Every line below from the one containing "Any one antiderivative" to the final line must be reproduced exactly, and no other line may appear in the answer.

───── Records for this task

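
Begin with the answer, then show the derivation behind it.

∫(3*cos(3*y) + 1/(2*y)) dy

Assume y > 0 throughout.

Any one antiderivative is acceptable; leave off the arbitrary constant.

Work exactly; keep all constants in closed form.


The answer is log(y)/2 + sin(3*y).
Step 1. Rewrite: now ∫(1/(2*y)) dy + ∫(3*cos(3*y)) dy.
Step 2. Evaluate the standard form [assuming y > 0]: now log(y)/2 + ∫(3*cos(3*y)) dy.
Step 3. Evaluate the standard form: now log(y)/2 + sin(3*y).
Answer: log(y)/2 + sin(3*y).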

──────────

Output of the task:
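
Any one antiderivative is acceptable; leave off the arbitrary constant.

Work exactly; keep all constants in closed form.


The answer is log(y)/2 + sin(3*y).
Step 1. Rewrite: now ∫(1/(2*y)) dy + ∫(3*cos(3*y)) dy.
Step 2. Evaluate the standard form [assuming y > 0]: now log(y)/2 + ∫(3*cos(3*y)) dy.
Step 3. Evaluate the standard form: now log(y)/2 + sin(3*y).
Answer: log(y)/2 + sin(3*y).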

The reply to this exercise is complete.